** Activity **
An accurate, complete copy of the records below is required.

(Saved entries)

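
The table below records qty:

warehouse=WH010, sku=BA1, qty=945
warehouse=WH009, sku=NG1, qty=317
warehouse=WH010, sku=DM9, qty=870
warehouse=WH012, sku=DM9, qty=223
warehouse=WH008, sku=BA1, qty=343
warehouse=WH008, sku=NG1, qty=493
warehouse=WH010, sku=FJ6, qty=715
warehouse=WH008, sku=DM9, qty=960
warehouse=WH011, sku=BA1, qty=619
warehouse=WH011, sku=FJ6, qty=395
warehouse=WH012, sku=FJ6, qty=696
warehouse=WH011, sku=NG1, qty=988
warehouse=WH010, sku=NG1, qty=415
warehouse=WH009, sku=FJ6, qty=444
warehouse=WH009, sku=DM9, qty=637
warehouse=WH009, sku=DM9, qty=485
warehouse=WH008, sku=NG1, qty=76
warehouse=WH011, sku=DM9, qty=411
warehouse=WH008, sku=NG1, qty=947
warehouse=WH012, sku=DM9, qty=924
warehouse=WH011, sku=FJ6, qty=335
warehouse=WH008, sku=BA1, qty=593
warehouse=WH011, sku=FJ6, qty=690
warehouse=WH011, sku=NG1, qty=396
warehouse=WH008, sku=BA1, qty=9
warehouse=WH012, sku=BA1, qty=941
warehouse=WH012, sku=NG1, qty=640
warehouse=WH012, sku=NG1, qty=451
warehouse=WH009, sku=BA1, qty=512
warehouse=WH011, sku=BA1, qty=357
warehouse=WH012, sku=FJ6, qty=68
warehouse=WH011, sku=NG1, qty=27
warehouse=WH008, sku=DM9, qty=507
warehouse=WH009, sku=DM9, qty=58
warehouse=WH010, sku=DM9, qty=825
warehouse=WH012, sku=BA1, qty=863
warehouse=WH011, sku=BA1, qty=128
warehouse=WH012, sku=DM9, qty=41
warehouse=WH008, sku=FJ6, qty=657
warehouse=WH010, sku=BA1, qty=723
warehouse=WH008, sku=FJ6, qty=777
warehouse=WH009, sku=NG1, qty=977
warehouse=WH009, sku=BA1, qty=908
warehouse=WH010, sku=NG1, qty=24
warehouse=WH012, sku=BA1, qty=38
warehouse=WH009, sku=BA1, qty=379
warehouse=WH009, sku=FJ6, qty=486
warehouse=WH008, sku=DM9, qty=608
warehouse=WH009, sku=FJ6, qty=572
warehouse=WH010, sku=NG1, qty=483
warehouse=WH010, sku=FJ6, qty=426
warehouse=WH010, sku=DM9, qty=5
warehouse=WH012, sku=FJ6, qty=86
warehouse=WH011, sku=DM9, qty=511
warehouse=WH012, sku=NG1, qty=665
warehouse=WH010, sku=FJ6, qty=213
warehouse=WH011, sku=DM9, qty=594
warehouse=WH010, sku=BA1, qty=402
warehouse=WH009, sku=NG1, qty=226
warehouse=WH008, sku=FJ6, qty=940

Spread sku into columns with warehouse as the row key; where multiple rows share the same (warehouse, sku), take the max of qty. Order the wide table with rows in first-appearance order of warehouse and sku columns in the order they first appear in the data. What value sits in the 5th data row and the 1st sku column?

619

With rows in first-appearance order of warehouse, row 5 is warehouse=WH011. sku columns in first-appearance order: BA1, NG1, DM9, FJ6; column 1 is BA1.
Long rows with warehouse=WH011, sku=BA1: max(619, 357, 128) = 619.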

** Expected answer **
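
The table below records qty:

warehouse=WH010, sku=BA1, qty=945
warehouse=WH009, sku=NG1, qty=317
warehouse=WH010, sku=DM9, qty=870
warehouse=WH012, sku=DM9, qty=223
warehouse=WH008, sku=BA1, qty=343
warehouse=WH008, sku=NG1, qty=493
warehouse=WH010, sku=FJ6, qty=715
warehouse=WH008, sku=DM9, qty=960
warehouse=WH011, sku=BA1, qty=619
warehouse=WH011, sku=FJ6, qty=395
warehouse=WH012, sku=FJ6, qty=696
warehouse=WH011, sku=NG1, qty=988
warehouse=WH010, sku=NG1, qty=415
warehouse=WH009, sku=FJ6, qty=444
warehouse=WH009, sku=DM9, qty=637
warehouse=WH009, sku=DM9, qty=485
warehouse=WH008, sku=NG1, qty=76
warehouse=WH011, sku=DM9, qty=411
warehouse=WH008, sku=NG1, qty=947
warehouse=WH012, sku=DM9, qty=924
warehouse=WH011, sku=FJ6, qty=335
warehouse=WH008, sku=BA1, qty=593
warehouse=WH011, sku=FJ6, qty=690
warehouse=WH011, sku=NG1, qty=396
warehouse=WH008, sku=BA1, qty=9
warehouse=WH012, sku=BA1, qty=941
warehouse=WH012, sku=NG1, qty=640
warehouse=WH012, sku=NG1, qty=451
warehouse=WH009, sku=BA1, qty=512
warehouse=WH011, sku=BA1, qty=357
warehouse=WH012, sku=FJ6, qty=68
warehouse=WH011, sku=NG1, qty=27
warehouse=WH008, sku=DM9, qty=507
warehouse=WH009, sku=DM9, qty=58
warehouse=WH010, sku=DM9, qty=825
warehouse=WH012, sku=BA1, qty=863
warehouse=WH011, sku=BA1, qty=128
warehouse=WH012, sku=DM9, qty=41
warehouse=WH008, sku=FJ6, qty=657
warehouse=WH010, sku=BA1, qty=723
warehouse=WH008, sku=FJ6, qty=777
warehouse=WH009, sku=NG1, qty=977
warehouse=WH009, sku=BA1, qty=908
warehouse=WH010, sku=NG1, qty=24
warehouse=WH012, sku=BA1, qty=38
warehouse=WH009, sku=BA1, qty=379
warehouse=WH009, sku=FJ6, qty=486
warehouse=WH008, sku=DM9, qty=608
warehouse=WH009, sku=FJ6, qty=572
warehouse=WH010, sku=NG1, qty=483
warehouse=WH010, sku=FJ6, qty=426
warehouse=WH010, sku=DM9, qty=5
warehouse=WH012, sku=FJ6, qty=86
warehouse=WH011, sku=DM9, qty=511
warehouse=WH012, sku=NG1, qty=665
warehouse=WH010, sku=FJ6, qty=213
warehouse=WH011, sku=DM9, qty=594
warehouse=WH010, sku=BA1, qty=402
warehouse=WH009, sku=NG1, qty=226
warehouse=WH008, sku=FJ6, qty=940

Spread sku into columns with warehouse as the row key; where multiple rows share the same (warehouse, sku), take the max of qty. Order the wide table with rows in first-appearance order of warehouse and sku columns in the order they first appear in the data. What value sits in the 5th data row and the 1st sku column?

619

With rows in first-appearance order of warehouse, row 5 is warehouse=WH011. sku columns in first-appearance order: BA1, NG1, DM9, FJ6; column 1 is BA1.
Long rows with warehouse=WH011, sku=BA1: max(619, 357, 128) = 619.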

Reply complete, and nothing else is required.